- [Instructions for the task]:
Look through the records and copy every line in which "Halloway" appears.

╭─ Source material

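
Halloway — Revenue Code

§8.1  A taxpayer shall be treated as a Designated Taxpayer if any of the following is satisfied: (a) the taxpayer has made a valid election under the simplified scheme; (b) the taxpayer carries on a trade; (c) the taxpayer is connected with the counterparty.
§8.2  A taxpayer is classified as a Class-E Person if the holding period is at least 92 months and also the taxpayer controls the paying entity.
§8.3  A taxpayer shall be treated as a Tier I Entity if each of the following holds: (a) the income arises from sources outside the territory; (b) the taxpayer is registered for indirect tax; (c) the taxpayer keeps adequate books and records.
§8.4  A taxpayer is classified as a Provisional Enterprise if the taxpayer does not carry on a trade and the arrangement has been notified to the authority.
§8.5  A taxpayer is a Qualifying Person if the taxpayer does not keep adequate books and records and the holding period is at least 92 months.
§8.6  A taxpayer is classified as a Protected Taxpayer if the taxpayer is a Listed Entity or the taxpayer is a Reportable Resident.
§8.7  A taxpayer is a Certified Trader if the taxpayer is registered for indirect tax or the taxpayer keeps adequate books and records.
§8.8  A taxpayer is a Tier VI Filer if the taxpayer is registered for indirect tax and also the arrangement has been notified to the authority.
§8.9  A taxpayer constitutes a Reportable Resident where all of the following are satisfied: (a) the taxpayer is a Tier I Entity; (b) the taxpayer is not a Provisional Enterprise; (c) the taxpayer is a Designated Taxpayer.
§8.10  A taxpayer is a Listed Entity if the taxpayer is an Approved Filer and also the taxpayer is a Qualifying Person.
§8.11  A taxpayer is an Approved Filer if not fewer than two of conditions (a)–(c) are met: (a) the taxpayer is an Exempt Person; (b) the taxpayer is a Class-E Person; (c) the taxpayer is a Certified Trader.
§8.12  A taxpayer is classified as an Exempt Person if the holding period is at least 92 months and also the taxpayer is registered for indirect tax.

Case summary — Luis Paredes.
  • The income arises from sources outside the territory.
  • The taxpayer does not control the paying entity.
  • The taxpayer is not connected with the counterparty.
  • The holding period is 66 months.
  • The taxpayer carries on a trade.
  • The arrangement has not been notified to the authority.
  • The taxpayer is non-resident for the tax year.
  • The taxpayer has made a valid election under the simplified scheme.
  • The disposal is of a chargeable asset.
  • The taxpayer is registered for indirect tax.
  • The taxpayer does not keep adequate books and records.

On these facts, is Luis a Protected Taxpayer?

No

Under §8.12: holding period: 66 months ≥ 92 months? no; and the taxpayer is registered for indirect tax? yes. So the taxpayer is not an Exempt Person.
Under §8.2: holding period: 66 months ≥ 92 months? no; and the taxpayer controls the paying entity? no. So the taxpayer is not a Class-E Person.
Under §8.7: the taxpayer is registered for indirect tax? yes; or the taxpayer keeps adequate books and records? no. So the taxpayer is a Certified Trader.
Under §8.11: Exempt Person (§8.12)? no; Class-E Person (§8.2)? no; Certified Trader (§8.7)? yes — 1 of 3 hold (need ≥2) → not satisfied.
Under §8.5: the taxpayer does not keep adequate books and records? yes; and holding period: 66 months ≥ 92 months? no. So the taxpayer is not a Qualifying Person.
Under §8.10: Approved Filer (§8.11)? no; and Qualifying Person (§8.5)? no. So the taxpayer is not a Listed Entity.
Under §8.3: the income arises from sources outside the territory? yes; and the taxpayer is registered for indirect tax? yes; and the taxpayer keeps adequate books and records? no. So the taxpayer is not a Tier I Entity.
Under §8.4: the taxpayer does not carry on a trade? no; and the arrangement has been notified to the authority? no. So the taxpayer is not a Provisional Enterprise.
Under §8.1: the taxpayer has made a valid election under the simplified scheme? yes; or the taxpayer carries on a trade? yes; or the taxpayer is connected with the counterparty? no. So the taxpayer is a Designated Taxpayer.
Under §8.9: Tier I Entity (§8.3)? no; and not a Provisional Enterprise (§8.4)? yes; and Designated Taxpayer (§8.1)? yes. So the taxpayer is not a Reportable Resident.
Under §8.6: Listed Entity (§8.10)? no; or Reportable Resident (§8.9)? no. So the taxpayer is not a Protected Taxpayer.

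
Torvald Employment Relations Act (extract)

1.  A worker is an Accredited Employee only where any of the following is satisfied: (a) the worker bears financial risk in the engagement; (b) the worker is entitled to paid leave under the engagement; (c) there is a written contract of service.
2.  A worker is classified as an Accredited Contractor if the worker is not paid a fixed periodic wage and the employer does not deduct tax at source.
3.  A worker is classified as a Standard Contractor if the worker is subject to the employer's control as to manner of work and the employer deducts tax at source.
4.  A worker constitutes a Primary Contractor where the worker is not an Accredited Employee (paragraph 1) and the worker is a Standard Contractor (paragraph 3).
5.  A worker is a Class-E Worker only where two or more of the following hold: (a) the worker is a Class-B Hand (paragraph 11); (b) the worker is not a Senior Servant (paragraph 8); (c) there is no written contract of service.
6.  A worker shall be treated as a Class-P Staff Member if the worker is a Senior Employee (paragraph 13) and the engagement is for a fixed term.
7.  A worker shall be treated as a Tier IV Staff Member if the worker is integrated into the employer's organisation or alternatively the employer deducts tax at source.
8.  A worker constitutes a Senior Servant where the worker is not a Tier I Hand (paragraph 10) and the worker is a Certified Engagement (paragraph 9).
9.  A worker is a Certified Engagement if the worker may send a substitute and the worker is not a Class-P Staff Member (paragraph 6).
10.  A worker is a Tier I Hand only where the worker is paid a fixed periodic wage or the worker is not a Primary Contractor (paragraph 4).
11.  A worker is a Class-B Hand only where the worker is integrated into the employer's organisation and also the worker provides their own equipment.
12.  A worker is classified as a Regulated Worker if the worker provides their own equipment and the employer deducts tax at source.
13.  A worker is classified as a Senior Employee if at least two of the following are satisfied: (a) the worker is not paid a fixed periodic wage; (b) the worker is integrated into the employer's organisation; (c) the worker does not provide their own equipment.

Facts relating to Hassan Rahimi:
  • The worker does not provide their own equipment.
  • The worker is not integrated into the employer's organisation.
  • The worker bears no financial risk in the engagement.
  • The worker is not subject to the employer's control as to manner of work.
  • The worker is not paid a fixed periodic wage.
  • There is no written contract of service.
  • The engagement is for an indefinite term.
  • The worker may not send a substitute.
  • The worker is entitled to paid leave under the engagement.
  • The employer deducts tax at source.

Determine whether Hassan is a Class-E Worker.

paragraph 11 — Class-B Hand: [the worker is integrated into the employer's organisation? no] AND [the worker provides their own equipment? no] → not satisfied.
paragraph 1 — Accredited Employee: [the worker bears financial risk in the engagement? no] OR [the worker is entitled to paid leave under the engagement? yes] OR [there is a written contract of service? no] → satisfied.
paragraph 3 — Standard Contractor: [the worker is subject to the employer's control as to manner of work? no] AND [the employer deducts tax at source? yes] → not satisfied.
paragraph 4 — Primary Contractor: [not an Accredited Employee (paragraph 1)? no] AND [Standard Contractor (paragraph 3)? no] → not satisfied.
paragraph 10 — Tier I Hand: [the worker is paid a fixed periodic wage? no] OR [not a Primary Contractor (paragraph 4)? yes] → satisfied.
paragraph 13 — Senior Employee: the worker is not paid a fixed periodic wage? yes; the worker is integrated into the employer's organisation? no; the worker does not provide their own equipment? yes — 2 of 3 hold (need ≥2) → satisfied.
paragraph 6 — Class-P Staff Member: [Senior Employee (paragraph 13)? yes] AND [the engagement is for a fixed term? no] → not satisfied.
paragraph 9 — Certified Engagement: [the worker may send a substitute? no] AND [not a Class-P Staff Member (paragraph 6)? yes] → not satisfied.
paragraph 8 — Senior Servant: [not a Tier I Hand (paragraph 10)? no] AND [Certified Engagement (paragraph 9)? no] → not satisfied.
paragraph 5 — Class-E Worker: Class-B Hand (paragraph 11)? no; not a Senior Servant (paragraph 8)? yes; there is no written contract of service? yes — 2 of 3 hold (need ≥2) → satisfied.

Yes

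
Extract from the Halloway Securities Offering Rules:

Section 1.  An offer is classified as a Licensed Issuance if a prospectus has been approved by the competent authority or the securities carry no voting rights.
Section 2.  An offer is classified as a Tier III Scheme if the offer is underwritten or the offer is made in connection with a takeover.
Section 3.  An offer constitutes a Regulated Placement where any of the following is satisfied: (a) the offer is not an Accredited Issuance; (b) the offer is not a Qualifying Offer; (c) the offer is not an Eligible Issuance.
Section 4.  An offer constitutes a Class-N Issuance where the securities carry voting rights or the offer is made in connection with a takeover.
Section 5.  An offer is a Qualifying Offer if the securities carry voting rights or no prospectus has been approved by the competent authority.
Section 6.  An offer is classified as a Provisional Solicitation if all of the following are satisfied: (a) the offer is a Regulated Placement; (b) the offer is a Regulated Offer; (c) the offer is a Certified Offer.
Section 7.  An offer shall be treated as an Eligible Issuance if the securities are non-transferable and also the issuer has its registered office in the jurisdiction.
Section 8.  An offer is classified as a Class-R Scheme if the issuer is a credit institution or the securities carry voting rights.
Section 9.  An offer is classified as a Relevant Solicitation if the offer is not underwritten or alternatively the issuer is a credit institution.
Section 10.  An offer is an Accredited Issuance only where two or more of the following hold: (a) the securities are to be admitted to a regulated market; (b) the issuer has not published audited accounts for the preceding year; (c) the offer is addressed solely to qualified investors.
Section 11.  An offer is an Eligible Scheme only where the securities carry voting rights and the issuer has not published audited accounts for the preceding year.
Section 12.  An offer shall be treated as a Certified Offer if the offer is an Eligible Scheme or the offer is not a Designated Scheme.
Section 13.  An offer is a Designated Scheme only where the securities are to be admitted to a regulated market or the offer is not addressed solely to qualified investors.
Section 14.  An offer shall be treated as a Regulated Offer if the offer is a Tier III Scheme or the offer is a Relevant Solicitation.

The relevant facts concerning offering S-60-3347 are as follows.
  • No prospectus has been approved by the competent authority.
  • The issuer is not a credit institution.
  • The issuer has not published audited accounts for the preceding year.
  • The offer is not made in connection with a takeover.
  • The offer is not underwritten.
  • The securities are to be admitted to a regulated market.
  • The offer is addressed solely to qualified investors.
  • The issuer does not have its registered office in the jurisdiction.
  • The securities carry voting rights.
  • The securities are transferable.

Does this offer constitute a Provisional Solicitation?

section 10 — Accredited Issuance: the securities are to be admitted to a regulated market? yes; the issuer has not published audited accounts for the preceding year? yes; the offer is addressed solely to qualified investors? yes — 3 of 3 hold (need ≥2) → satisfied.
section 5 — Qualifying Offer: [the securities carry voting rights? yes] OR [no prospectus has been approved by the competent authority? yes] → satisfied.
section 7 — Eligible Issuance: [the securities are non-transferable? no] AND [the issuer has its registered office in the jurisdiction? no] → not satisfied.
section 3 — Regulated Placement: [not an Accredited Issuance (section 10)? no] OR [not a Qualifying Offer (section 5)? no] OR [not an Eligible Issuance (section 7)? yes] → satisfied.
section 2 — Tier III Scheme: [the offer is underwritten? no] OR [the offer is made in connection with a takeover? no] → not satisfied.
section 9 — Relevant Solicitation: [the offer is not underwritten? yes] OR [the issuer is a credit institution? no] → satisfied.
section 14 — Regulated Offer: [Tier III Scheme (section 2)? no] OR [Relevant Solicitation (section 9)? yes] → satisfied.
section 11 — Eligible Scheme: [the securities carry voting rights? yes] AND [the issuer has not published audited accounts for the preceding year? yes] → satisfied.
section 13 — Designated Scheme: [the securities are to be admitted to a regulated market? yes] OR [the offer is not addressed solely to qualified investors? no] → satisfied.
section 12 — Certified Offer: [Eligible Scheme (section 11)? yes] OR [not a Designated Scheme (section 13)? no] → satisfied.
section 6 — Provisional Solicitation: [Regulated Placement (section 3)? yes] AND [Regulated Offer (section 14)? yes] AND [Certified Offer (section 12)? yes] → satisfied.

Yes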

╰─

- [Answer below]:
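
Halloway — Revenue Code
Extract from the Halloway Securities Offering Rules: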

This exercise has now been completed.